# TASK OBJECTIVE
A stretch of the entries below is to be set down exactly, running from the line with "Count the semitones" through the line with "15 measures of", both included, and no other line.

# LISTED ENTRIES
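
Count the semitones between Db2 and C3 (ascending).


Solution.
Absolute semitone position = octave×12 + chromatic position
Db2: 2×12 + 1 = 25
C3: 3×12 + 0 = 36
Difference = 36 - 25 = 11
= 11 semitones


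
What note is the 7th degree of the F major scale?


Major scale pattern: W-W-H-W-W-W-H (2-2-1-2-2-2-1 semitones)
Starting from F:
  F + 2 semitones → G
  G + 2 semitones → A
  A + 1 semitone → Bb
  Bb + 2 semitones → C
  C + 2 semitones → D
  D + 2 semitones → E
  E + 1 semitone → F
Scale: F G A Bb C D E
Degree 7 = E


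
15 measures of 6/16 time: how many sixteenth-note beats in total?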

--

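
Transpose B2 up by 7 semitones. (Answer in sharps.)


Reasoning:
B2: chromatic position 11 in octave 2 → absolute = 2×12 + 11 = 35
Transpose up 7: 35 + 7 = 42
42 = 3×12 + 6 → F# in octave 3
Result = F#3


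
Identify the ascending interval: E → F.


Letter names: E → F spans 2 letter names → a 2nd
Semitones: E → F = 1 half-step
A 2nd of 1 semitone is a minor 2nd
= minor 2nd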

* * *

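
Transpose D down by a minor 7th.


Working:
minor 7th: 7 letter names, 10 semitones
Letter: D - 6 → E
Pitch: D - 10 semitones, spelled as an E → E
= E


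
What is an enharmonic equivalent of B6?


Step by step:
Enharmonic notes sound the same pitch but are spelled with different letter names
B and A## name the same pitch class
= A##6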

# EXERCISE OUTPUT
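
Count the semitones between Db2 and C3 (ascending).


Solution.
Absolute semitone position = octave×12 + chromatic position
Db2: 2×12 + 1 = 25
C3: 3×12 + 0 = 36
Difference = 36 - 25 = 11
= 11 semitones


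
What note is the 7th degree of the F major scale?


Major scale pattern: W-W-H-W-W-W-H (2-2-1-2-2-2-1 semitones)
Starting from F:
  F + 2 semitones → G
  G + 2 semitones → A
  A + 1 semitone → Bb
  Bb + 2 semitones → C
  C + 2 semitones → D
  D + 2 semitones → E
  E + 1 semitone → F
Scale: F G A Bb C D E
Degree 7 = E


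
15 measures of 6/16 time: how many sixteenth-note beats in total?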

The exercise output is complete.